DATA SUPPLIED =
————

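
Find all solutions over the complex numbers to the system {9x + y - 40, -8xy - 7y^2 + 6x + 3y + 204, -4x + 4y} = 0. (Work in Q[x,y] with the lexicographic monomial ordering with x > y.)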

————

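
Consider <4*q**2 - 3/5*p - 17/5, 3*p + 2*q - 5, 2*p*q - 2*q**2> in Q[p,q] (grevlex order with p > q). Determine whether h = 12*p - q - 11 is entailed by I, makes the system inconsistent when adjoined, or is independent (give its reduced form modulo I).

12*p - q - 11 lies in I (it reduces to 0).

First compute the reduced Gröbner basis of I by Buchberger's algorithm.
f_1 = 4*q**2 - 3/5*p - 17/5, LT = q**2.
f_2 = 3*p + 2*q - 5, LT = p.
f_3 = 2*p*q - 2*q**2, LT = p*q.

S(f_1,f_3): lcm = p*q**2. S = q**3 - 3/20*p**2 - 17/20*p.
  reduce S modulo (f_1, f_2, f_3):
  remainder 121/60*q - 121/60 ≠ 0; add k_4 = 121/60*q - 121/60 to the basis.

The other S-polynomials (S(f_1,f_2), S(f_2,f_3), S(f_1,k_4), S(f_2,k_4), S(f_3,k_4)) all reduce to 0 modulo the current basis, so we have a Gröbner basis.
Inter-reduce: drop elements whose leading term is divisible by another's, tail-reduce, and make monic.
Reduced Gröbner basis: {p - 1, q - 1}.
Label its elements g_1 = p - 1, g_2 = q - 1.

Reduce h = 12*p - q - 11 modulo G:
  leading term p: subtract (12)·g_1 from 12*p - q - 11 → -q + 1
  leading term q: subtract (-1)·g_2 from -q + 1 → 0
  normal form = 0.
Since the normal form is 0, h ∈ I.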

————

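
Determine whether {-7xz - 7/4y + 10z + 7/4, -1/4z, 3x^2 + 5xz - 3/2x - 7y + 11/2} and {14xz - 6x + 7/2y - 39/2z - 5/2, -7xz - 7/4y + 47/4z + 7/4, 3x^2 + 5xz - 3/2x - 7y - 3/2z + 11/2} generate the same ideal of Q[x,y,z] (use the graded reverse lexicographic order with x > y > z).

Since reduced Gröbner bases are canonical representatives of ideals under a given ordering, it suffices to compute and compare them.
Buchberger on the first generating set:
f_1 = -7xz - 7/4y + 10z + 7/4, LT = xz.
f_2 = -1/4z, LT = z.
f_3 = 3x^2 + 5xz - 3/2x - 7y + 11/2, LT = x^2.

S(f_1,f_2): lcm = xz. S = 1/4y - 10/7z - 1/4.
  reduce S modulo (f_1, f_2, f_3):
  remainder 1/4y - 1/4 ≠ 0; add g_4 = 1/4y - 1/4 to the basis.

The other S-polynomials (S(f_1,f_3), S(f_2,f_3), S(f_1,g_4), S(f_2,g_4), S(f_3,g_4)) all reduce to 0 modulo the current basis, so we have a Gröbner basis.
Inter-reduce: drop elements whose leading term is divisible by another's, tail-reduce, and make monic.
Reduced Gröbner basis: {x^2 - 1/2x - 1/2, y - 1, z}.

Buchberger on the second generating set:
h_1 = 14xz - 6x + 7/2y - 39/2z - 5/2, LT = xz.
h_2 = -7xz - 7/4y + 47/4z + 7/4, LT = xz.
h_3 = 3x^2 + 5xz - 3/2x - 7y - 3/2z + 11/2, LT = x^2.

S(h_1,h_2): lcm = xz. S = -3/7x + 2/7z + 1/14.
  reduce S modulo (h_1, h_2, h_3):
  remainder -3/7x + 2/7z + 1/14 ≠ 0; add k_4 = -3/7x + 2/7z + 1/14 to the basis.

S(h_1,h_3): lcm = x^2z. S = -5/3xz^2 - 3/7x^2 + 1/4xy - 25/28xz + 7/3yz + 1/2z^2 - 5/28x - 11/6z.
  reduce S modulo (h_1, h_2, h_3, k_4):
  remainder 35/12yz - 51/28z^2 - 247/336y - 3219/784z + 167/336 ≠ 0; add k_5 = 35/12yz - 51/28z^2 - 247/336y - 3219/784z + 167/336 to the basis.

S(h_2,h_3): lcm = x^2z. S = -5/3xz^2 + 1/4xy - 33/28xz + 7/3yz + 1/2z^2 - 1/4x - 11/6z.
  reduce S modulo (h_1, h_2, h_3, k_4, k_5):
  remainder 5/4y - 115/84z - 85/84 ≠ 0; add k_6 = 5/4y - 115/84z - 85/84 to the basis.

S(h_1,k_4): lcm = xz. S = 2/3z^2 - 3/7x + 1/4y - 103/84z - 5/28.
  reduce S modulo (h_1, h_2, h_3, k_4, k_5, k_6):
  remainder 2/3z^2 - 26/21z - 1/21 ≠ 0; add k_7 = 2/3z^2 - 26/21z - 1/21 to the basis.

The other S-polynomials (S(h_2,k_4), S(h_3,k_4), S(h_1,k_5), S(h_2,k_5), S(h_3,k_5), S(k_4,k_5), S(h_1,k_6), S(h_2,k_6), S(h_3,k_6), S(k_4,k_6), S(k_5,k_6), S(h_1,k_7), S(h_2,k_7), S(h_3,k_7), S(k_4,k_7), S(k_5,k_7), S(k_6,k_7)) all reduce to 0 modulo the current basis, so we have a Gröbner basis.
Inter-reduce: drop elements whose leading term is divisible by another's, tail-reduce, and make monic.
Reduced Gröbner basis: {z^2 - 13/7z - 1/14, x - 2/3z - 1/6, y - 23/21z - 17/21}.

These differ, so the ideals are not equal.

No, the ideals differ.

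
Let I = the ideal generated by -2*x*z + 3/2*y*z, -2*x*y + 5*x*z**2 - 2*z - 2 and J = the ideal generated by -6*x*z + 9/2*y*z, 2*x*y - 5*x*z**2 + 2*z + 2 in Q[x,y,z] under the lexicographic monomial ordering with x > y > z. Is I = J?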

————

PROBLEM REQUIREMENTS = In the material above, find each line that contains the word "monomial", and select it.

EXERCISE ANSWER =
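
Find all solutions over the complex numbers to the system {9x + y - 40, -8xy - 7y^2 + 6x + 3y + 204, -4x + 4y} = 0. (Work in Q[x,y] with the lexicographic monomial ordering with x > y.)
Let I = the ideal generated by -2*x*z + 3/2*y*z, -2*x*y + 5*x*z**2 - 2*z - 2 and J = the ideal generated by -6*x*z + 9/2*y*z, 2*x*y - 5*x*z**2 + 2*z + 2 in Q[x,y,z] under the lexicographic monomial ordering with x > y > z. Is I = J?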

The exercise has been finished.